PROBLEM STATEMENT: If a line in the material below has the string "additionally", copy it out.

PROVIDED MATERIAL:
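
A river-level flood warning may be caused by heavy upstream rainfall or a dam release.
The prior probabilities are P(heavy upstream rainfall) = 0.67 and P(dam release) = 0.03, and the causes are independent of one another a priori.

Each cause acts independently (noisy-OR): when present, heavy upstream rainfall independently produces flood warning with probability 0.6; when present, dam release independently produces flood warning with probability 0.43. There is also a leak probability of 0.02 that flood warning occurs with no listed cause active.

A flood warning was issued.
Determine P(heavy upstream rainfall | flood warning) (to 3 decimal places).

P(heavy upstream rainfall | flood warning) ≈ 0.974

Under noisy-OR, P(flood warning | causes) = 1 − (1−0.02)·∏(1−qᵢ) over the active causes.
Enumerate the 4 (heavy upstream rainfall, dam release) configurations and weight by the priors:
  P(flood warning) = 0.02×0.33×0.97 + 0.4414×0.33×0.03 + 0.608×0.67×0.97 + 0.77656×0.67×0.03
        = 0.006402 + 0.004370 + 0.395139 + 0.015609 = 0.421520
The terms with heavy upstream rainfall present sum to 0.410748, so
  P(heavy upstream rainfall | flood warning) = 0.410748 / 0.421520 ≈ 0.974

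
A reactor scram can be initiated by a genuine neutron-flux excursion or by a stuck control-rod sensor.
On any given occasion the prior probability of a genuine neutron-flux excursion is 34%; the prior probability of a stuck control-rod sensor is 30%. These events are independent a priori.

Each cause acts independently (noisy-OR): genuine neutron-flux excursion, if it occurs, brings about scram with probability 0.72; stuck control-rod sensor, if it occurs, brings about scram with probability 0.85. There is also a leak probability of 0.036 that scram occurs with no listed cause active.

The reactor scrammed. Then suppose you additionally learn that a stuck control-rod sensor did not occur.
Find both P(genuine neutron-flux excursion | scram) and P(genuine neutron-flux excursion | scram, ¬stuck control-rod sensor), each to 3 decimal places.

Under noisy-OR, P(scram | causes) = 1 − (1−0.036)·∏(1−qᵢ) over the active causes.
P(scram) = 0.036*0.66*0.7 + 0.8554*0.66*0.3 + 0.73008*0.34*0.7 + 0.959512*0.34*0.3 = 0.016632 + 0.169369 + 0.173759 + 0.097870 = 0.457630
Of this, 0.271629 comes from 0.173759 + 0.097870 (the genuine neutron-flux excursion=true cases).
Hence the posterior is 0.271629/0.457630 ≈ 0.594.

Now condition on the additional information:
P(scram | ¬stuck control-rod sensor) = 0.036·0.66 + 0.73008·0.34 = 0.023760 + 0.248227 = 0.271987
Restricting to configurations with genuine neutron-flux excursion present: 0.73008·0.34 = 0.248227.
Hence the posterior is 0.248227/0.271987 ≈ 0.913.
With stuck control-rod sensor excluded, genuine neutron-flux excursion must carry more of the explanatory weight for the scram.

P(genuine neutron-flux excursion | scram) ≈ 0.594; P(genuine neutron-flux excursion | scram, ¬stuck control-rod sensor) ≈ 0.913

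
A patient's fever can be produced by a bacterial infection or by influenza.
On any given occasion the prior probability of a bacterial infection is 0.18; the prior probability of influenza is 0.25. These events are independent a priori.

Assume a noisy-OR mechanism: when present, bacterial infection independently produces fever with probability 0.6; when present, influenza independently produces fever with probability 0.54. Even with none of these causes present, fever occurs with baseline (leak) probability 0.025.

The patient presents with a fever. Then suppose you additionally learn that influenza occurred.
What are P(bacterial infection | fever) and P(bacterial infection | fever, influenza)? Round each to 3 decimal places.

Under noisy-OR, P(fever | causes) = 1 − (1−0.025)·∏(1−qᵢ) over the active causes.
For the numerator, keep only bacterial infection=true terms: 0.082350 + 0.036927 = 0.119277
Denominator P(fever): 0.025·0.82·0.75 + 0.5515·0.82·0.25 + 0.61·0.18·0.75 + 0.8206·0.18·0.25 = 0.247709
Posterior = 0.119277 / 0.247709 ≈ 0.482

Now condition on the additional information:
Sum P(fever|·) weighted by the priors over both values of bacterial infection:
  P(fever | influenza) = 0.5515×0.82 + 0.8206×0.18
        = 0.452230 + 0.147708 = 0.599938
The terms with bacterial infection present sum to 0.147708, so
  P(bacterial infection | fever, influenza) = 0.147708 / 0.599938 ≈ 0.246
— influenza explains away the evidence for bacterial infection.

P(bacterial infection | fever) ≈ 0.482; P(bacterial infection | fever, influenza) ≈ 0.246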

--

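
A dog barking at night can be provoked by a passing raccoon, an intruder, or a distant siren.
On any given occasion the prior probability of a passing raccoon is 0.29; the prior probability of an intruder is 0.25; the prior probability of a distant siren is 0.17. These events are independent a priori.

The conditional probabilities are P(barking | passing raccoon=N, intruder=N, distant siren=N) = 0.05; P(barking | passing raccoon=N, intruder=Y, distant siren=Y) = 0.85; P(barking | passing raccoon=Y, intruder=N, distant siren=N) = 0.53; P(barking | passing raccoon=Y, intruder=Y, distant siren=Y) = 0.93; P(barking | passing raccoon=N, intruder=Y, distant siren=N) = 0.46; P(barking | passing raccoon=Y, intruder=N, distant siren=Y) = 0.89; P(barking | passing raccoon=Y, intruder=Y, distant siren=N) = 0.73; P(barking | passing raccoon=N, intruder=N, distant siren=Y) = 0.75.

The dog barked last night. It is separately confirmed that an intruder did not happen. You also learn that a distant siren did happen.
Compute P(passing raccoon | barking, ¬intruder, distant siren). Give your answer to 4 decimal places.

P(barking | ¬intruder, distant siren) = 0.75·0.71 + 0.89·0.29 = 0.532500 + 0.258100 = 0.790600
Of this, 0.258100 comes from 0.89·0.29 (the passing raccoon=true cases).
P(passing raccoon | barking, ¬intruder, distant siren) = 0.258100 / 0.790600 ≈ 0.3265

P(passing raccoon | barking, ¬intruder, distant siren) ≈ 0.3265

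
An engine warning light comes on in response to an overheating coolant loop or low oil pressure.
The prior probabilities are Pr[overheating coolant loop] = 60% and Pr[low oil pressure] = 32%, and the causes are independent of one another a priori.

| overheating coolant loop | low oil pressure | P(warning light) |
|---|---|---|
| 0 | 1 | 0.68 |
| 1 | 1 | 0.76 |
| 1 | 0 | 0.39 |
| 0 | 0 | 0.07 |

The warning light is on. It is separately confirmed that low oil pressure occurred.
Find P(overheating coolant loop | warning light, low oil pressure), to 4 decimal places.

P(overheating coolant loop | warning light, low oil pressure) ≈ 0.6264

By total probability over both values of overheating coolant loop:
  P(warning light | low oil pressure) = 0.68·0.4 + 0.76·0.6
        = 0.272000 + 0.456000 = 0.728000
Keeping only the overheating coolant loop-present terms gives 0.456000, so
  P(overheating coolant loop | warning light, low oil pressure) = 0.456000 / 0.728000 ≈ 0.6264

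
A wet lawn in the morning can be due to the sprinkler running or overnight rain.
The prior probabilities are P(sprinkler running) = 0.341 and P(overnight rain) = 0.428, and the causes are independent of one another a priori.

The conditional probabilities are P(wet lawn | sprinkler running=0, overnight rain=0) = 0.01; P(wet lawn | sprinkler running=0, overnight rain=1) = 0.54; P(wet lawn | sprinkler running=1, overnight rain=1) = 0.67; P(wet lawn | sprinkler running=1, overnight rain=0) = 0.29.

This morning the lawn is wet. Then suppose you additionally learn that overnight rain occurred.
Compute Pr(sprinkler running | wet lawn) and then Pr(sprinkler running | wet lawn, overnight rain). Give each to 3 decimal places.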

==

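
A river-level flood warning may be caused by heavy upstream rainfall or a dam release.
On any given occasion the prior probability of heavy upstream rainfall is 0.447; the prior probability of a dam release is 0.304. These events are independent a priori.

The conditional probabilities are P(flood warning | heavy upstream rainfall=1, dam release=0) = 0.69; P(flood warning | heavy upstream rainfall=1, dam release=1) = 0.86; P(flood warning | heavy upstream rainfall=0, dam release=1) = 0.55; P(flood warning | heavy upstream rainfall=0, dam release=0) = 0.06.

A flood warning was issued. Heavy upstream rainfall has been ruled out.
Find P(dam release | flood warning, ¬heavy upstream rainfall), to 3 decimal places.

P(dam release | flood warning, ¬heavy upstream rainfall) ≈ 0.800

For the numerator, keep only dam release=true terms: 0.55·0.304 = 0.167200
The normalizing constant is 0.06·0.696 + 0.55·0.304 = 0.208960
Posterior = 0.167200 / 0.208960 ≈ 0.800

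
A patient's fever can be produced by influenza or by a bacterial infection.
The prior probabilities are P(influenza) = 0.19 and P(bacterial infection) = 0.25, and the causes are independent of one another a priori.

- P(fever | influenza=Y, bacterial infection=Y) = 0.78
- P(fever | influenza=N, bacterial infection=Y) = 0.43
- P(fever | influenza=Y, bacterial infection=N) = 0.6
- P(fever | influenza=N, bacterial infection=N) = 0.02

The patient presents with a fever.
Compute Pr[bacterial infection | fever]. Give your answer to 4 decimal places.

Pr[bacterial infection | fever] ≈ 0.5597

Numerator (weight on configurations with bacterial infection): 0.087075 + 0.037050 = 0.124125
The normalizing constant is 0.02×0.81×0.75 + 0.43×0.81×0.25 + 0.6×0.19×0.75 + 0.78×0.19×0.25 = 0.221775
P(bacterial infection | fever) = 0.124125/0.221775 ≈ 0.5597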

TASK ANSWER:
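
The reactor scrammed. Then suppose you additionally learn that a stuck control-rod sensor did not occur.
The patient presents with a fever. Then suppose you additionally learn that influenza occurred.
This morning the lawn is wet. Then suppose you additionally learn that overnight rain occurred.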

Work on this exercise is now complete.